[TASK DATA]
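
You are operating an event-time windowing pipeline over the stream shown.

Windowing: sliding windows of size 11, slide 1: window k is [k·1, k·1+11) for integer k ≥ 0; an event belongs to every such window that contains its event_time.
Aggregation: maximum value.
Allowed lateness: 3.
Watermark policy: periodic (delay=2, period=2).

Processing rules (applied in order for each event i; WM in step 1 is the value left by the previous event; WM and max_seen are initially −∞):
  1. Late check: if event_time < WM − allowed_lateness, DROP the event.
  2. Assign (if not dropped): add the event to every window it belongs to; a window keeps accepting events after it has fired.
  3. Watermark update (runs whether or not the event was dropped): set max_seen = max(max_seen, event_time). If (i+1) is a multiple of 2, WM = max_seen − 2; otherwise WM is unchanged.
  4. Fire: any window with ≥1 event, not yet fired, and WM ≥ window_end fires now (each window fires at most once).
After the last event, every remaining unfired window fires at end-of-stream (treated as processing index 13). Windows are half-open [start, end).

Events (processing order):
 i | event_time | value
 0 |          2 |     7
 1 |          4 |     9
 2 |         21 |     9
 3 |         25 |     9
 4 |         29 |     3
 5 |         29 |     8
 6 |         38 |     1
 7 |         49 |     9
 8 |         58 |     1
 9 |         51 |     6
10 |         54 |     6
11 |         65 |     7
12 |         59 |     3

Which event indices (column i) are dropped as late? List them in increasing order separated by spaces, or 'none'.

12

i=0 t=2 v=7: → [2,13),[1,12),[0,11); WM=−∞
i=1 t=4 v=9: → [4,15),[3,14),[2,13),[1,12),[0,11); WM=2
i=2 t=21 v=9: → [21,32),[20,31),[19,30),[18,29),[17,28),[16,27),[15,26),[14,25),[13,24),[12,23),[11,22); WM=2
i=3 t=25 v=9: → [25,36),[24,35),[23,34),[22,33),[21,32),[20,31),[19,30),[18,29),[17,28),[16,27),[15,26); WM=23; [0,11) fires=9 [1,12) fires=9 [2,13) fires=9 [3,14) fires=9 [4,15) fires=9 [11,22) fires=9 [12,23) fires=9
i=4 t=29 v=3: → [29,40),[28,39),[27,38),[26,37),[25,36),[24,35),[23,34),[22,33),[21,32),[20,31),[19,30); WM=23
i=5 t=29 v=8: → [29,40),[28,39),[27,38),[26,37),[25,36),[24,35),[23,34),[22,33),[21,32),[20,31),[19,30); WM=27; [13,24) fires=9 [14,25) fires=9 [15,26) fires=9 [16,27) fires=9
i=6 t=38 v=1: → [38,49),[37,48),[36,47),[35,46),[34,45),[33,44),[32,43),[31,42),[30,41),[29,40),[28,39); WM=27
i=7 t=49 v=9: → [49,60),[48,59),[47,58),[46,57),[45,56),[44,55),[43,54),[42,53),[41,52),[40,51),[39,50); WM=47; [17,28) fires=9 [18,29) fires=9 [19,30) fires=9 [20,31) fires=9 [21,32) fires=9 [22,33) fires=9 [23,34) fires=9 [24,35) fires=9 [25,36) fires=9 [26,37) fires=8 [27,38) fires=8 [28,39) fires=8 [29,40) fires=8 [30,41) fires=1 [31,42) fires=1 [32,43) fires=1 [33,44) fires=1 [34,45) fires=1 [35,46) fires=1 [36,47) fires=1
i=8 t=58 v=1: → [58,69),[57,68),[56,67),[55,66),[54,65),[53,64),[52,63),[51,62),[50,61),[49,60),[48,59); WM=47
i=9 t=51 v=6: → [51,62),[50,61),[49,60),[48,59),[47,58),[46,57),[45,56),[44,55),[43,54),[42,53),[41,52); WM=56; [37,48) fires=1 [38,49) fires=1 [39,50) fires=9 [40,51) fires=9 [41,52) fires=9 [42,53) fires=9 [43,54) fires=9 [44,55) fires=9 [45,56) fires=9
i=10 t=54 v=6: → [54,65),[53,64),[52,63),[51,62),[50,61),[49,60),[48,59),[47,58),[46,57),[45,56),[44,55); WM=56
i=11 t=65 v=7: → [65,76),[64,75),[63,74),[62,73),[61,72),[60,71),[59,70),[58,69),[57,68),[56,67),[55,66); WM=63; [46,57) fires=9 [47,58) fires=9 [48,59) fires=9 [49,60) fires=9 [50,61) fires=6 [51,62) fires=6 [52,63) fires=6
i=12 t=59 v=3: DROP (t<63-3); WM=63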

==

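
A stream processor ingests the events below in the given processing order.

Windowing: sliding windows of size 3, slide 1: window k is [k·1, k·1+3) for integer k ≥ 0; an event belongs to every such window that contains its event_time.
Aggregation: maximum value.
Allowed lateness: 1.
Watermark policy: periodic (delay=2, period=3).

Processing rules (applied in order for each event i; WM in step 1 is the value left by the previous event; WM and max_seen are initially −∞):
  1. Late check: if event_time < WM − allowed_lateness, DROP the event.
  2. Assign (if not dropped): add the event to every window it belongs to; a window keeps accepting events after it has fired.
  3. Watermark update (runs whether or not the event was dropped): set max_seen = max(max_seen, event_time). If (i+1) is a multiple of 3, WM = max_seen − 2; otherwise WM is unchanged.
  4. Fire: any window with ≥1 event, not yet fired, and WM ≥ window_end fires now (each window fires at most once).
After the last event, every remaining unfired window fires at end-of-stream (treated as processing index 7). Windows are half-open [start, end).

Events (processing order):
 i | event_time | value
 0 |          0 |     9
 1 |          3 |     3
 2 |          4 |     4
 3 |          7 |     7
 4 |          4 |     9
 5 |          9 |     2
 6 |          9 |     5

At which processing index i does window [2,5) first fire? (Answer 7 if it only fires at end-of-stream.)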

[TASK OBJECTIVE] Taking the material above, extract exactly and only the lines from the line with "You are operating" to the line with "multiple of 2, WM", inclusive of both.

[COMPLETED TASK]
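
You are operating an event-time windowing pipeline over the stream shown.

Windowing: sliding windows of size 11, slide 1: window k is [k·1, k·1+11) for integer k ≥ 0; an event belongs to every such window that contains its event_time.
Aggregation: maximum value.
Allowed lateness: 3.
Watermark policy: periodic (delay=2, period=2).

Processing rules (applied in order for each event i; WM in step 1 is the value left by the previous event; WM and max_seen are initially −∞):
  1. Late check: if event_time < WM − allowed_lateness, DROP the event.
  2. Assign (if not dropped): add the event to every window it belongs to; a window keeps accepting events after it has fired.
  3. Watermark update (runs whether or not the event was dropped): set max_seen = max(max_seen, event_time). If (i+1) is a multiple of 2, WM = max_seen − 2; otherwise WM is unchanged.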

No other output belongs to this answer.